— WORK ITEM —
Go through the data and report each line that holds the string "upright".

— SUPPLIED RECORDS —
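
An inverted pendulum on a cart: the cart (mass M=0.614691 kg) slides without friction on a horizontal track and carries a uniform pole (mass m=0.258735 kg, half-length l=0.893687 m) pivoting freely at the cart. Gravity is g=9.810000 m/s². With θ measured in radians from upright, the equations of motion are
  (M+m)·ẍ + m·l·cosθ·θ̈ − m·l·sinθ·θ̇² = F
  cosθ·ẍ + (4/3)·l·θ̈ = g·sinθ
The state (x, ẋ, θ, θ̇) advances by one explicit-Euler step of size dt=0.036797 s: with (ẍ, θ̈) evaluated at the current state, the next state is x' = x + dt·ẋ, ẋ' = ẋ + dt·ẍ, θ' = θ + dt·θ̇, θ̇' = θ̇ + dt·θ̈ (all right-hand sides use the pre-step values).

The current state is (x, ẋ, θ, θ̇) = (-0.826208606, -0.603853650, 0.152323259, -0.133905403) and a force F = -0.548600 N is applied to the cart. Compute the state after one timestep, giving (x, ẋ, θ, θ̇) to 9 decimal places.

(-0.848428609, -0.648702275, 0.147395942, -0.050736705)

sinθ=0.151734898, cosθ=0.988421226
temp = (F + m·l·θ̇²·sinθ)/(M+m) = (-0.548600 + 0.000629104)/0.873426 = -0.627381022
θ̈ = (g·sinθ − cosθ·temp)/(l·(4/3 − m·cos²θ/(M+m))) = 2.260203232
ẍ = temp − m·l·θ̈·cosθ/(M+m) = -1.218811990
Euler: x'=-0.826208606+0.036797·-0.603853650=-0.848428609, ẋ'=-0.603853650+0.036797·-1.218811990=-0.648702275
       θ'=0.152323259+0.036797·-0.133905403=0.147395942, θ̇'=-0.133905403+0.036797·2.260203232=-0.050736705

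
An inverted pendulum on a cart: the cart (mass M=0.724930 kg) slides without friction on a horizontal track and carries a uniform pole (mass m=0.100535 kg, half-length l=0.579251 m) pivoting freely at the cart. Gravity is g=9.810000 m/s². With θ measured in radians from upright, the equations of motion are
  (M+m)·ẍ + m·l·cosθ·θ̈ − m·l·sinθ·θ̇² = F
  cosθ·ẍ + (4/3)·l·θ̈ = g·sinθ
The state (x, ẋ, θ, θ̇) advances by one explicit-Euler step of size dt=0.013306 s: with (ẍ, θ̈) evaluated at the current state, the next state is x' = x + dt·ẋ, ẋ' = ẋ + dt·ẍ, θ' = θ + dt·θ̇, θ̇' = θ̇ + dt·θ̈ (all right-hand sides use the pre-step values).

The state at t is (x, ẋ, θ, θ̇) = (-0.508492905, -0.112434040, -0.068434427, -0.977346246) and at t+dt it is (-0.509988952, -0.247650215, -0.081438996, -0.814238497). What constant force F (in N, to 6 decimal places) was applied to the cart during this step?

F = -7.672423 N

ẍ = (ẋ'−ẋ)/dt = (-0.247650215−-0.112434040)/0.013306 = -10.162045
θ̈ = (θ̇'−θ̇)/dt = (-0.814238497−-0.977346246)/0.013306 = 12.258211
sinθ=-0.068381, cosθ=0.997659
F = (M+m)·ẍ + m·l·cosθ·θ̈ − m·l·sinθ·θ̇² = -8.388413 + 0.712186 − -0.003804 = -7.672423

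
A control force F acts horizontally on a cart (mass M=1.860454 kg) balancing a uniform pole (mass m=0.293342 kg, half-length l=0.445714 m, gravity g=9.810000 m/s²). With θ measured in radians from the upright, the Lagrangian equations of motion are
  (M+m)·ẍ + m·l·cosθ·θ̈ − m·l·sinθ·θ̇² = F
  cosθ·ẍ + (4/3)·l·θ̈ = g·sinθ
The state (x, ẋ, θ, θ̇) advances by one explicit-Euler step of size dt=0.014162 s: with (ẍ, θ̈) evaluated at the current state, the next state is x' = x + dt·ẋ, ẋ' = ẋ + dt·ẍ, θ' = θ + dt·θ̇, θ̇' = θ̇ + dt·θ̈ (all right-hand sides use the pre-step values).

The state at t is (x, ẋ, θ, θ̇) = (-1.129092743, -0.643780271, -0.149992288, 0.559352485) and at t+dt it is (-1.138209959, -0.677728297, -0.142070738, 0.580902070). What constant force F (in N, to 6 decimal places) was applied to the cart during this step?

ẍ = (ẋ'−ẋ)/dt = (-0.677728297−-0.643780271)/0.014162 = -2.397121
θ̈ = (θ̇'−θ̇)/dt = (0.580902070−0.559352485)/0.014162 = 1.521648
sinθ=-0.149431, cosθ=0.988772
F = (M+m)·ẍ + m·l·cosθ·θ̈ − m·l·sinθ·θ̇² = -5.162909 + 0.196717 − -0.006113 = -4.960080

F = -4.960080 N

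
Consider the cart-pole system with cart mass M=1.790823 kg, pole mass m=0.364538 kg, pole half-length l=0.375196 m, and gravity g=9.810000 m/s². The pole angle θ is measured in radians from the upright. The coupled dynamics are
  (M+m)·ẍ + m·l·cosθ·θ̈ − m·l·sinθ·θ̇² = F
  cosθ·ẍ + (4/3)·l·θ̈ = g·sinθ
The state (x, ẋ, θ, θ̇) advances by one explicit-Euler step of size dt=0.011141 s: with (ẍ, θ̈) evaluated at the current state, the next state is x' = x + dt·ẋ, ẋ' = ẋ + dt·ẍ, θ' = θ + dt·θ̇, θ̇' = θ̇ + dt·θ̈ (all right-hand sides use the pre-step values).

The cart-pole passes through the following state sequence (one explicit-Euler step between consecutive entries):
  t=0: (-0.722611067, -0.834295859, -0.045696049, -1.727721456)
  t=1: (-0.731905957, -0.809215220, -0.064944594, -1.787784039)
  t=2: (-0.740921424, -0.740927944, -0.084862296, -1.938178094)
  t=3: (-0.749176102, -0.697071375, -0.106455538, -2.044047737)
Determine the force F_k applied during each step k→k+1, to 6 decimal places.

F_0 = 4.134210 N
F_1 = 11.396939 N
F_2 = 7.233094 N

step 0→1:
  ẍ = (ẋ'−ẋ)/dt = (-0.809215220−-0.834295859)/0.011141 = 2.251202
  θ̈ = (θ̇'−θ̇)/dt = (-1.787784039−-1.727721456)/0.011141 = -5.391130
  sinθ=-0.045680, cosθ=0.998956
  F = (M+m)·ẍ + m·l·cosθ·θ̈ − m·l·sinθ·θ̇² = 4.852153 + -0.736592 − -0.018650 = 4.134210
step 1→2:
  ẍ = (ẋ'−ẋ)/dt = (-0.740927944−-0.809215220)/0.011141 = 6.129367
  θ̈ = (θ̇'−θ̇)/dt = (-1.938178094−-1.787784039)/0.011141 = -13.499152
  sinθ=-0.064899, cosθ=0.997892
  F = (M+m)·ẍ + m·l·cosθ·θ̈ − m·l·sinθ·θ̇² = 13.210998 + -1.842430 − -0.028371 = 11.396939
step 2→3:
  ẍ = (ẋ'−ẋ)/dt = (-0.697071375−-0.740927944)/0.011141 = 3.936502
  θ̈ = (θ̇'−θ̇)/dt = (-2.044047737−-1.938178094)/0.011141 = -9.502706
  sinθ=-0.084760, cosθ=0.996401
  F = (M+m)·ẍ + m·l·cosθ·θ̈ − m·l·sinθ·θ̇² = 8.484583 + -1.295038 − -0.043549 = 7.233094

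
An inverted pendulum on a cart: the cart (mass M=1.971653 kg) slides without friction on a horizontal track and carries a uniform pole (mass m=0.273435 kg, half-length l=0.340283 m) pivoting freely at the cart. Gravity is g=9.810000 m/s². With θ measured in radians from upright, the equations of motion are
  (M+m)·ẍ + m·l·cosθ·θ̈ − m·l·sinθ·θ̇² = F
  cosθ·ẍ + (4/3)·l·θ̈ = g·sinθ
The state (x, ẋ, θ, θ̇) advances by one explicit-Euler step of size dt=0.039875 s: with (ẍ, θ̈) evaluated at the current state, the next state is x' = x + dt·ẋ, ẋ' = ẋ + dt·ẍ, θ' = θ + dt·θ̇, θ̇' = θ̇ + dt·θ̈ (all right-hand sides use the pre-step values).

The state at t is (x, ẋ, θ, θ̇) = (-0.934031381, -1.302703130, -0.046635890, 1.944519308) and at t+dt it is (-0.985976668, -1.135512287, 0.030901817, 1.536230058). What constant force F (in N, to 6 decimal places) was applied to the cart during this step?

F = 8.478096 N

ẍ = (ẋ'−ẋ)/dt = (-1.135512287−-1.302703130)/0.039875 = 4.192874
θ̈ = (θ̇'−θ̇)/dt = (1.536230058−1.944519308)/0.039875 = -10.239229
sinθ=-0.046619, cosθ=0.998913
F = (M+m)·ẍ + m·l·cosθ·θ̈ − m·l·sinθ·θ̇² = 9.413371 + -0.951676 − -0.016401 = 8.478096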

— RESPONSE BOX —
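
An inverted pendulum on a cart: the cart (mass M=0.614691 kg) slides without friction on a horizontal track and carries a uniform pole (mass m=0.258735 kg, half-length l=0.893687 m) pivoting freely at the cart. Gravity is g=9.810000 m/s². With θ measured in radians from upright, the equations of motion are
An inverted pendulum on a cart: the cart (mass M=0.724930 kg) slides without friction on a horizontal track and carries a uniform pole (mass m=0.100535 kg, half-length l=0.579251 m) pivoting freely at the cart. Gravity is g=9.810000 m/s². With θ measured in radians from upright, the equations of motion are
A control force F acts horizontally on a cart (mass M=1.860454 kg) balancing a uniform pole (mass m=0.293342 kg, half-length l=0.445714 m, gravity g=9.810000 m/s²). With θ measured in radians from the upright, the Lagrangian equations of motion are
Consider the cart-pole system with cart mass M=1.790823 kg, pole mass m=0.364538 kg, pole half-length l=0.375196 m, and gravity g=9.810000 m/s². The pole angle θ is measured in radians from the upright. The coupled dynamics are
An inverted pendulum on a cart: the cart (mass M=1.971653 kg) slides without friction on a horizontal track and carries a uniform pole (mass m=0.273435 kg, half-length l=0.340283 m) pivoting freely at the cart. Gravity is g=9.810000 m/s². With θ measured in radians from upright, the equations of motion are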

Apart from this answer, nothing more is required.